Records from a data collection
——

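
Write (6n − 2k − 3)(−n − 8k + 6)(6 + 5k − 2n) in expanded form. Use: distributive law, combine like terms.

−114n^2 + 62kn^2 + 12n^3 − 105kn − 262k^2n + 270n + 156k^2 + 80k^3 − 18k − 108

(6n − 2k − 3)(−n − 8k + 6)(6 + 5k − 2n)
= (−6n^2 − 48kn + 36n + 2kn + 16k^2 − 12k + 3n + 24k − 18)(6 + 5k − 2n)    [distributive law]
= (−6n^2 − 46kn + 39n + 16k^2 + 12k − 18)(6 + 5k − 2n)    [combine like terms]
= −36n^2 − 30kn^2 + 12n^3 − 276kn − 230k^2n + 92kn^2 + 234n + 195kn − 78n^2 + 96k^2 + 80k^3 − 32k^2n + 72k + 60k^2 − 24kn − 108 − 90k + 36n    [distributive law]
= −114n^2 + 62kn^2 + 12n^3 − 105kn − 262k^2n + 270n + 156k^2 + 80k^3 − 18k − 108    [combine like terms]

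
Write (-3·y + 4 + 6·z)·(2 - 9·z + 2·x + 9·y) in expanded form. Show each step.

(-3·y + 4 + 6·z)·(2 - 9·z + 2·x + 9·y)
= -6·y + 27·y·z - 6·x·y - 27·y^2 + 8 - 36·z + 8·x + 36·y + 12·z - 54·z^2 + 12·x·z + 54·y·z    [distributive law]
= 30·y + 81·y·z - 6·x·y - 27·y^2 + 8 - 24·z + 8·x - 54·z^2 + 12·x·z    [combine like terms]

30·y + 81·y·z - 6·x·y - 27·y^2 + 8 - 24·z + 8·x - 54·z^2 + 12·x·z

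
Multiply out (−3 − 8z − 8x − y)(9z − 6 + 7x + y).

(−3 − 8z − 8x − y)(9z − 6 + 7x + y)
= −27z + 18 − 21x − 3y − 72z^2 + 48z − 56xz − 8yz − 72xz + 48x − 56x^2 − 8xy − 9yz + 6y − 7xy − y^2    [distributive law]
= 21z + 18 + 27x + 3y − 72z^2 − 128xz − 17yz − 56x^2 − 15xy − y^2    [combine like terms]

21z + 18 + 27x + 3y − 72z^2 − 128xz − 17yz − 56x^2 − 15xy − y^2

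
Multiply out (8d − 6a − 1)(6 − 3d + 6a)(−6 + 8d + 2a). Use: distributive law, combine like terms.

−354d + 552d^2 − 630ad − 192d^3 + 480ad^2 − 156a^2d + 240a + 132a^2 − 72a^3 + 36

(8d − 6a − 1)(6 − 3d + 6a)(−6 + 8d + 2a)
= (48d − 24d^2 + 48ad − 36a + 18ad − 36a^2 − 6 + 3d − 6a)(−6 + 8d + 2a)    [distributive law]
= (51d − 24d^2 + 66ad − 42a − 36a^2 − 6)(−6 + 8d + 2a)    [combine like terms]
= −306d + 408d^2 + 102ad + 144d^2 − 192d^3 − 48ad^2 − 396ad + 528ad^2 + 132a^2d + 252a − 336ad − 84a^2 + 216a^2 − 288a^2d − 72a^3 + 36 − 48d − 12a    [distributive law]
= −354d + 552d^2 − 630ad − 192d^3 + 480ad^2 − 156a^2d + 240a + 132a^2 − 72a^3 + 36    [combine like terms]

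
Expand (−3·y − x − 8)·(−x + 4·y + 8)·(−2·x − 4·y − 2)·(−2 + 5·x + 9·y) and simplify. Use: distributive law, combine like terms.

(−3·y − x − 8)·(−x + 4·y + 8)·(−2·x − 4·y − 2)·(−2 + 5·x + 9·y)
= (3·x·y − 12·y^2 − 24·y + x^2 − 4·x·y − 8·x + 8·x − 32·y − 64)·(−2·x − 4·y − 2)·(−2 + 5·x + 9·y)    [distributive law]
= (−x·y − 12·y^2 − 56·y + x^2 − 64)·(−2·x − 4·y − 2)·(−2 + 5·x + 9·y)    [combine like terms]
= (2·x^2·y + 4·x·y^2 + 2·x·y + 24·x·y^2 + 48·y^3 + 24·y^2 + 112·x·y + 224·y^2 + 112·y − 2·x^3 − 4·x^2·y − 2·x^2 + 128·x + 256·y + 128)·(−2 + 5·x + 9·y)    [distributive law]
= (−2·x^2·y + 28·x·y^2 + 114·x·y + 48·y^3 + 248·y^2 + 368·y − 2·x^3 − 2·x^2 + 128·x + 128)·(−2 + 5·x + 9·y)    [combine like terms]
= 4·x^2·y − 10·x^3·y − 18·x^2·y^2 − 56·x·y^2 + 140·x^2·y^2 + 252·x·y^3 − 228·x·y + 570·x^2·y + 1026·x·y^2 − 96·y^3 + 240·x·y^3 + 432·y^4 − 496·y^2 + 1240·x·y^2 + 2232·y^3 − 736·y + 1840·x·y + 3312·y^2 + 4·x^3 − 10·x^4 − 18·x^3·y + 4·x^2 − 10·x^3 − 18·x^2·y − 256·x + 640·x^2 + 1152·x·y − 256 + 640·x + 1152·y    [distributive law]
= 556·x^2·y − 28·x^3·y + 122·x^2·y^2 + 2210·x·y^2 + 492·x·y^3 + 2764·x·y + 2136·y^3 + 432·y^4 + 2816·y^2 + 416·y − 6·x^3 − 10·x^4 + 644·x^2 + 384·x − 256    [combine like terms]

556·x^2·y − 28·x^3·y + 122·x^2·y^2 + 2210·x·y^2 + 492·x·y^3 + 2764·x·y + 2136·y^3 + 432·y^4 + 2816·y^2 + 416·y − 6·x^3 − 10·x^4 + 644·x^2 + 384·x − 256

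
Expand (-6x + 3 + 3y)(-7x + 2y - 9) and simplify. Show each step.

42x^2 - 33xy + 33x - 21y - 27 + 6y^2

(-6x + 3 + 3y)(-7x + 2y - 9)
= 42x^2 - 12xy + 54x - 21x + 6y - 27 - 21xy + 6y^2 - 27y    [distributive law]
= 42x^2 - 33xy + 33x - 21y - 27 + 6y^2    [combine like terms]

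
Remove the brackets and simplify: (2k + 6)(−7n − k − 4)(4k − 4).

(2k + 6)(−7n − k − 4)(4k − 4)
= (−14kn − 2k^2 − 8k − 42n − 6k − 24)(4k − 4)    [distributive law]
= (−14kn − 2k^2 − 14k − 42n − 24)(4k − 4)    [combine like terms]
= −56k^2n + 56kn − 8k^3 + 8k^2 − 56k^2 + 56k − 168kn + 168n − 96k + 96    [distributive law]
= −56k^2n − 112kn − 8k^3 − 48k^2 − 40k + 168n + 96    [combine like terms]

−56k^2n − 112kn − 8k^3 − 48k^2 − 40k + 168n + 96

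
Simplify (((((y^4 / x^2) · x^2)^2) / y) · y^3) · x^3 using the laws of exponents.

(((((y^4 / x^2) · x^2)^2) / y) · y^3) · x^3
= (((((y^4 / x^2)^2) · ((x^2)^2)) / y) · y^3) · x^3    [power of a product]
= ((((((y^4)^2) / ((x^2)^2)) · ((x^2)^2)) / y) · y^3) · x^3    [power of a quotient]
= ((((y^8 / ((x^2)^2)) · ((x^2)^2)) / y) · y^3) · x^3    [power of a power]
= ((((y^8 / x^4) · ((x^2)^2)) / y) · y^3) · x^3    [power of a power]
= ((((y^8 / x^4) · x^4) / y) · y^3) · x^3    [power of a power]
= x^3y^10    [quotient of powers; product of powers]

x^3y^10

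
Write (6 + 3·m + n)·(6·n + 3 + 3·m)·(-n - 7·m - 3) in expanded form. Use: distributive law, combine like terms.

(6 + 3·m + n)·(6·n + 3 + 3·m)·(-n - 7·m - 3)
= (36·n + 18 + 18·m + 18·m·n + 9·m + 9·m² + 6·n² + 3·n + 3·m·n)·(-n - 7·m - 3)    [distributive law]
= (39·n + 18 + 27·m + 21·m·n + 9·m² + 6·n²)·(-n - 7·m - 3)    [combine like terms]
= -39·n² - 273·m·n - 117·n - 18·n - 126·m - 54 - 27·m·n - 189·m² - 81·m - 21·m·n² - 147·m²·n - 63·m·n - 9·m²·n - 63·m³ - 27·m² - 6·n³ - 42·m·n² - 18·n²    [distributive law]
= -57·n² - 363·m·n - 135·n - 207·m - 54 - 216·m² - 63·m·n² - 156·m²·n - 63·m³ - 6·n³    [combine like terms]

-57·n² - 363·m·n - 135·n - 207·m - 54 - 216·m² - 63·m·n² - 156·m²·n - 63·m³ - 6·n³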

——

#### Task goal
Reproduce the records above exactly, starting with the line that contains "Write (6 + 3·m" and ending with the last line.

#### Reply
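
Write (6 + 3·m + n)·(6·n + 3 + 3·m)·(-n - 7·m - 3) in expanded form. Use: distributive law, combine like terms.

(6 + 3·m + n)·(6·n + 3 + 3·m)·(-n - 7·m - 3)
= (36·n + 18 + 18·m + 18·m·n + 9·m + 9·m² + 6·n² + 3·n + 3·m·n)·(-n - 7·m - 3)    [distributive law]
= (39·n + 18 + 27·m + 21·m·n + 9·m² + 6·n²)·(-n - 7·m - 3)    [combine like terms]
= -39·n² - 273·m·n - 117·n - 18·n - 126·m - 54 - 27·m·n - 189·m² - 81·m - 21·m·n² - 147·m²·n - 63·m·n - 9·m²·n - 63·m³ - 27·m² - 6·n³ - 42·m·n² - 18·n²    [distributive law]
= -57·n² - 363·m·n - 135·n - 207·m - 54 - 216·m² - 63·m·n² - 156·m²·n - 63·m³ - 6·n³    [combine like terms]

-57·n² - 363·m·n - 135·n - 207·m - 54 - 216·m² - 63·m·n² - 156·m²·n - 63·m³ - 6·n³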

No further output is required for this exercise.